— Your task —
Could you restate every record below word for word?

---------- Records supplied

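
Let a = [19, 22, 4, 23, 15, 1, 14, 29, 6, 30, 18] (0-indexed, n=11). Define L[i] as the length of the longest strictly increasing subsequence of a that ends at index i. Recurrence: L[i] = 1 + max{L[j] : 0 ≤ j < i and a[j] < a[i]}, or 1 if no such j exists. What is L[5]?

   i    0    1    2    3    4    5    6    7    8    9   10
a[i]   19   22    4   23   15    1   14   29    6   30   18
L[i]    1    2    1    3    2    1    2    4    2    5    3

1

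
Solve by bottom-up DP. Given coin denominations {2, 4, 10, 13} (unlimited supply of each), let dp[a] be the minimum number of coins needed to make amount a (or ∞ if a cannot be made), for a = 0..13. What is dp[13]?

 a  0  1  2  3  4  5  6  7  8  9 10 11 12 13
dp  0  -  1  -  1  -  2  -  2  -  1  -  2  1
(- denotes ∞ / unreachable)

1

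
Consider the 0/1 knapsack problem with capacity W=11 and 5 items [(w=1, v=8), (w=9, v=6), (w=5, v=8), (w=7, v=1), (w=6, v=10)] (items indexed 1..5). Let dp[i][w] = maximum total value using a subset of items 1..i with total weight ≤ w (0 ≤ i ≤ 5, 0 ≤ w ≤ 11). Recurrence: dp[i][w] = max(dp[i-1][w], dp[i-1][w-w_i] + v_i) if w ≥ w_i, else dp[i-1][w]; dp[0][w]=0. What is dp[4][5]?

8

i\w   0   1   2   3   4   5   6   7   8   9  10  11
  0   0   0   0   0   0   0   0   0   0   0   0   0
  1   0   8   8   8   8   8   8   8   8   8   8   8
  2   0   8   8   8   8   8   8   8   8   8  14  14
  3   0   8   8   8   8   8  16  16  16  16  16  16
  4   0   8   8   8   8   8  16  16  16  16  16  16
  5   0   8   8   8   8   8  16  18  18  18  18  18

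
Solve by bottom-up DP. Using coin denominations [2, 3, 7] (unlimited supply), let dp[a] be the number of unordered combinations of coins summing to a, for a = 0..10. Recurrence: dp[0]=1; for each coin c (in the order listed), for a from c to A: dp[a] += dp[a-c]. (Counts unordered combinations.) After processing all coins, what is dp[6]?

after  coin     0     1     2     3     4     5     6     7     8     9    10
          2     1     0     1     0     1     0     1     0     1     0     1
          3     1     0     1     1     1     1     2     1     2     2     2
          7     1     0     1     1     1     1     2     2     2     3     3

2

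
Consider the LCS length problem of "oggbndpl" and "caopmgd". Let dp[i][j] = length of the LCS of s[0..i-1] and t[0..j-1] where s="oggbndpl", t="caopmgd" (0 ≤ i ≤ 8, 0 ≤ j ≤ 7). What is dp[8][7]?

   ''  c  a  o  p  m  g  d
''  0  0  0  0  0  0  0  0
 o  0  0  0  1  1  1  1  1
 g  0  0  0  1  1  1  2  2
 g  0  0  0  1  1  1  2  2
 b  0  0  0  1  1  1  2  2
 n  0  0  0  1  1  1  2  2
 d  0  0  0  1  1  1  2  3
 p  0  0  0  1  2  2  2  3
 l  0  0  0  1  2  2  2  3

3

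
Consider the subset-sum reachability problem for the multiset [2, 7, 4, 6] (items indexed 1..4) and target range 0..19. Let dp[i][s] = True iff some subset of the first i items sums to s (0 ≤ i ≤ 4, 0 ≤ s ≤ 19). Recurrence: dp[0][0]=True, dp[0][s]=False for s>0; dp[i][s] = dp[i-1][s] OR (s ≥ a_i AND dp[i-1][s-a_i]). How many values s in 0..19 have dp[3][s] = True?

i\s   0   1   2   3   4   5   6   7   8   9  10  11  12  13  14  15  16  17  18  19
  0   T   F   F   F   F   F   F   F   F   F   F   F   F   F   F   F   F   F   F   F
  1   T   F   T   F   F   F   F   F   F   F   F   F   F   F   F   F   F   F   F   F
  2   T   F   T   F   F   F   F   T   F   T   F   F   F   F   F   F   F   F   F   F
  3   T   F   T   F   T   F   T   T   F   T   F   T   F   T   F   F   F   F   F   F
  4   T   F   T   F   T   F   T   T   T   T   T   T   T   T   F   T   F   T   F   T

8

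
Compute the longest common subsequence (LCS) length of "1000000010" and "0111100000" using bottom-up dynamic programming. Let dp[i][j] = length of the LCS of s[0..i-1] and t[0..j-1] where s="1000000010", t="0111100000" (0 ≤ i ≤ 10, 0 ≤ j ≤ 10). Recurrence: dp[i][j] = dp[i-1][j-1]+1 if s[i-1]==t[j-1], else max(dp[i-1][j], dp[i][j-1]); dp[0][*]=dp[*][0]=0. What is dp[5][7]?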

--------------------

— Finished task —
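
Let a = [19, 22, 4, 23, 15, 1, 14, 29, 6, 30, 18] (0-indexed, n=11). Define L[i] as the length of the longest strictly increasing subsequence of a that ends at index i. Recurrence: L[i] = 1 + max{L[j] : 0 ≤ j < i and a[j] < a[i]}, or 1 if no such j exists. What is L[5]?

   i    0    1    2    3    4    5    6    7    8    9   10
a[i]   19   22    4   23   15    1   14   29    6   30   18
L[i]    1    2    1    3    2    1    2    4    2    5    3

1

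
Solve by bottom-up DP. Given coin denominations {2, 4, 10, 13} (unlimited supply of each), let dp[a] be the minimum number of coins needed to make amount a (or ∞ if a cannot be made), for a = 0..13. What is dp[13]?

 a  0  1  2  3  4  5  6  7  8  9 10 11 12 13
dp  0  -  1  -  1  -  2  -  2  -  1  -  2  1
(- denotes ∞ / unreachable)

1

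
Consider the 0/1 knapsack problem with capacity W=11 and 5 items [(w=1, v=8), (w=9, v=6), (w=5, v=8), (w=7, v=1), (w=6, v=10)] (items indexed 1..5). Let dp[i][w] = maximum total value using a subset of items 1..i with total weight ≤ w (0 ≤ i ≤ 5, 0 ≤ w ≤ 11). Recurrence: dp[i][w] = max(dp[i-1][w], dp[i-1][w-w_i] + v_i) if w ≥ w_i, else dp[i-1][w]; dp[0][w]=0. What is dp[4][5]?

8

i\w   0   1   2   3   4   5   6   7   8   9  10  11
  0   0   0   0   0   0   0   0   0   0   0   0   0
  1   0   8   8   8   8   8   8   8   8   8   8   8
  2   0   8   8   8   8   8   8   8   8   8  14  14
  3   0   8   8   8   8   8  16  16  16  16  16  16
  4   0   8   8   8   8   8  16  16  16  16  16  16
  5   0   8   8   8   8   8  16  18  18  18  18  18

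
Solve by bottom-up DP. Using coin denominations [2, 3, 7] (unlimited supply), let dp[a] be the number of unordered combinations of coins summing to a, for a = 0..10. Recurrence: dp[0]=1; for each coin c (in the order listed), for a from c to A: dp[a] += dp[a-c]. (Counts unordered combinations.) After processing all coins, what is dp[6]?

after  coin     0     1     2     3     4     5     6     7     8     9    10
          2     1     0     1     0     1     0     1     0     1     0     1
          3     1     0     1     1     1     1     2     1     2     2     2
          7     1     0     1     1     1     1     2     2     2     3     3

2

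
Consider the LCS length problem of "oggbndpl" and "caopmgd". Let dp[i][j] = length of the LCS of s[0..i-1] and t[0..j-1] where s="oggbndpl", t="caopmgd" (0 ≤ i ≤ 8, 0 ≤ j ≤ 7). What is dp[8][7]?

   ''  c  a  o  p  m  g  d
''  0  0  0  0  0  0  0  0
 o  0  0  0  1  1  1  1  1
 g  0  0  0  1  1  1  2  2
 g  0  0  0  1  1  1  2  2
 b  0  0  0  1  1  1  2  2
 n  0  0  0  1  1  1  2  2
 d  0  0  0  1  1  1  2  3
 p  0  0  0  1  2  2  2  3
 l  0  0  0  1  2  2  2  3

3

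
Consider the subset-sum reachability problem for the multiset [2, 7, 4, 6] (items indexed 1..4) and target range 0..19. Let dp[i][s] = True iff some subset of the first i items sums to s (0 ≤ i ≤ 4, 0 ≤ s ≤ 19). Recurrence: dp[0][0]=True, dp[0][s]=False for s>0; dp[i][s] = dp[i-1][s] OR (s ≥ a_i AND dp[i-1][s-a_i]). How many values s in 0..19 have dp[3][s] = True?

i\s   0   1   2   3   4   5   6   7   8   9  10  11  12  13  14  15  16  17  18  19
  0   T   F   F   F   F   F   F   F   F   F   F   F   F   F   F   F   F   F   F   F
  1   T   F   T   F   F   F   F   F   F   F   F   F   F   F   F   F   F   F   F   F
  2   T   F   T   F   F   F   F   T   F   T   F   F   F   F   F   F   F   F   F   F
  3   T   F   T   F   T   F   T   T   F   T   F   T   F   T   F   F   F   F   F   F
  4   T   F   T   F   T   F   T   T   T   T   T   T   T   T   F   T   F   T   F   T

8

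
Compute the longest common subsequence (LCS) length of "1000000010" and "0111100000" using bottom-up dynamic programming. Let dp[i][j] = length of the LCS of s[0..i-1] and t[0..j-1] where s="1000000010", t="0111100000" (0 ≤ i ≤ 10, 0 ≤ j ≤ 10). Recurrence: dp[i][j] = dp[i-1][j-1]+1 if s[i-1]==t[j-1], else max(dp[i-1][j], dp[i][j-1]); dp[0][*]=dp[*][0]=0. What is dp[5][7]?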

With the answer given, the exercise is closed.